Your instructions = Look below for the lines from the one with "every join edge" to the one with "the join graph.", and copy exactly those lines, both ends included.

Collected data

=== Begin Enclosure ===

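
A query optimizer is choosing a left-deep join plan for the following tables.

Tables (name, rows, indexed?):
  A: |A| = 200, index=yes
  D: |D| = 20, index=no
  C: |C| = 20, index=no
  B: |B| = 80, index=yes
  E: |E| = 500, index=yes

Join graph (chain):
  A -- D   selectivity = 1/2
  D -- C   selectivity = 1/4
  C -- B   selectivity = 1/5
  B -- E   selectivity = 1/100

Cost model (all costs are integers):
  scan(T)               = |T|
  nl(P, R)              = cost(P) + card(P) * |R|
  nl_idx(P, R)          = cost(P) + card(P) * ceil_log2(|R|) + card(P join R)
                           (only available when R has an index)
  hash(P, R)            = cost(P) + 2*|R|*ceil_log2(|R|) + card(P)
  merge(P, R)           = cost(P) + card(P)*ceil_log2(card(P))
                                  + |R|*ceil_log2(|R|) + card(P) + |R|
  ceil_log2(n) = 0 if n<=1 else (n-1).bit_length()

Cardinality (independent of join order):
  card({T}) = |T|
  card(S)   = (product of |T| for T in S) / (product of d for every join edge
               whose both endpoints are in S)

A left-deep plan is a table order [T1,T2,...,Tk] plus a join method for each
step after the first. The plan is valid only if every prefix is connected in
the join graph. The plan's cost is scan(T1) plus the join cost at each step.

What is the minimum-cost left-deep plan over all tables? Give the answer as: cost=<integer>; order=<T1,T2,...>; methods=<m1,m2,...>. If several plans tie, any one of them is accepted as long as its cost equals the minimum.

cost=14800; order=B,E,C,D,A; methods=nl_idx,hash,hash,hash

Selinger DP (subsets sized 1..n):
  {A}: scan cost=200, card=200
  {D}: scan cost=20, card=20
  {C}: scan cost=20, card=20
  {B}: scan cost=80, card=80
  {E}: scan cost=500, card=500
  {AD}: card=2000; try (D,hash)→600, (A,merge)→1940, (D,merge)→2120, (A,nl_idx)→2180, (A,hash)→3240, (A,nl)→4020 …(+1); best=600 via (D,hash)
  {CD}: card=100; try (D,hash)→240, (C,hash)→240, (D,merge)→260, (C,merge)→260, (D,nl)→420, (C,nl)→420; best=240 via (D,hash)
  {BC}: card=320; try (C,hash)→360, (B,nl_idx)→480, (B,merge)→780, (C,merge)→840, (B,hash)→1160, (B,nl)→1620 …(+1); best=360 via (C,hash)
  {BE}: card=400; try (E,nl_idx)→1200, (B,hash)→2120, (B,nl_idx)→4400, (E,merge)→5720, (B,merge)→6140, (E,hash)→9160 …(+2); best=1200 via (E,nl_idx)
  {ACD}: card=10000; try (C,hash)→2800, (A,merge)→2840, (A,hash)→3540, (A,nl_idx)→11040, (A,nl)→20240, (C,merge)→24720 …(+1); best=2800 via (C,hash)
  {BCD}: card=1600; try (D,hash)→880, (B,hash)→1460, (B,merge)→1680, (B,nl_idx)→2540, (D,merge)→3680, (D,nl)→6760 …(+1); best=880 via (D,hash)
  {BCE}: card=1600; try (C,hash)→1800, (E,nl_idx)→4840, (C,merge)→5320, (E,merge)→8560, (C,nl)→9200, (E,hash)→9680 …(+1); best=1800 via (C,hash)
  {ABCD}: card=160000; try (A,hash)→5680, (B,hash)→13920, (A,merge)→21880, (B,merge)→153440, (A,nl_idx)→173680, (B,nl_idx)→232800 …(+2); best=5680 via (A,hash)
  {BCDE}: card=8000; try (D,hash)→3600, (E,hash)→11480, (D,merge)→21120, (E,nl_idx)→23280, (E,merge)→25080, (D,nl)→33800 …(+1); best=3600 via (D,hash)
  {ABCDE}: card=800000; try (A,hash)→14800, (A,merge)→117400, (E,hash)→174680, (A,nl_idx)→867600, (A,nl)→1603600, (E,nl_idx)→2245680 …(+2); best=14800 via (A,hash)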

=== End Enclosure ===

Your response =
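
  card(S)   = (product of |T| for T in S) / (product of d for every join edge
               whose both endpoints are in S)

A left-deep plan is a table order [T1,T2,...,Tk] plus a join method for each
step after the first. The plan is valid only if every prefix is connected in
the join graph. The plan's cost is scan(T1) plus the join cost at each step.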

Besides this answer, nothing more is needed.